*** Opening INPUT DATA ***

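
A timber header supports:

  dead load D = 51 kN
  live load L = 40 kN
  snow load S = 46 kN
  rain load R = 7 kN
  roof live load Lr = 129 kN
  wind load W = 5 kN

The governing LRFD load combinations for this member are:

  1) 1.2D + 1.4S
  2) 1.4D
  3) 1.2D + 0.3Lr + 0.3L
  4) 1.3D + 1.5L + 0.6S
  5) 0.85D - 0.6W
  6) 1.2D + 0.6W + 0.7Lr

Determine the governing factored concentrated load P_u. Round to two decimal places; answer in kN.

1) 1.2(51) + 1.4(46) = 61.20 + 64.40 = 125.60
2) 1.4(51) = 71.40
3) 1.2(51) + 0.3(129) + 0.3(40) = 61.20 + 38.70 + 12.00 = 111.90
4) 1.3(51) + 1.5(40) + 0.6(46) = 66.30 + 60.00 + 27.60 = 153.90
5) 0.85(51) - 0.6(5) = 43.35 - 3.00 = 40.35
6) 1.2(51) + 0.6(5) + 0.7(129) = 61.20 + 3.00 + 90.30 = 154.50
The controlling combination is 6, giving 154.50 kN.

154.50 kN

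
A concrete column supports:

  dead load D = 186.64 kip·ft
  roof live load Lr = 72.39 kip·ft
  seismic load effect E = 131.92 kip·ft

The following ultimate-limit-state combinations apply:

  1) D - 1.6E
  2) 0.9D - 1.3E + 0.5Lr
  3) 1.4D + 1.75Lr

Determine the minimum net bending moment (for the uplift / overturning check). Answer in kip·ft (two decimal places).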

*** Closing INPUT DATA ***

- _WORK ITEM_
Your job is to give the data above again exactly, in full.

- _TASK OUTPUT_
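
A timber header supports:

  dead load D = 51 kN
  live load L = 40 kN
  snow load S = 46 kN
  rain load R = 7 kN
  roof live load Lr = 129 kN
  wind load W = 5 kN

The governing LRFD load combinations for this member are:

  1) 1.2D + 1.4S
  2) 1.4D
  3) 1.2D + 0.3Lr + 0.3L
  4) 1.3D + 1.5L + 0.6S
  5) 0.85D - 0.6W
  6) 1.2D + 0.6W + 0.7Lr

Determine the governing factored concentrated load P_u. Round to two decimal places; answer in kN.

1) 1.2(51) + 1.4(46) = 61.20 + 64.40 = 125.60
2) 1.4(51) = 71.40
3) 1.2(51) + 0.3(129) + 0.3(40) = 61.20 + 38.70 + 12.00 = 111.90
4) 1.3(51) + 1.5(40) + 0.6(46) = 66.30 + 60.00 + 27.60 = 153.90
5) 0.85(51) - 0.6(5) = 43.35 - 3.00 = 40.35
6) 1.2(51) + 0.6(5) + 0.7(129) = 61.20 + 3.00 + 90.30 = 154.50
The controlling combination is 6, giving 154.50 kN.

154.50 kN

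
A concrete column supports:

  dead load D = 186.64 kip·ft
  roof live load Lr = 72.39 kip·ft
  seismic load effect E = 131.92 kip·ft

The following ultimate-limit-state combinations apply:

  1) D - 1.6E
  2) 0.9D - 1.3E + 0.5Lr
  3) 1.4D + 1.75Lr

Determine the minimum net bending moment (for the uplift / overturning check). Answer in kip·ft (two decimal places).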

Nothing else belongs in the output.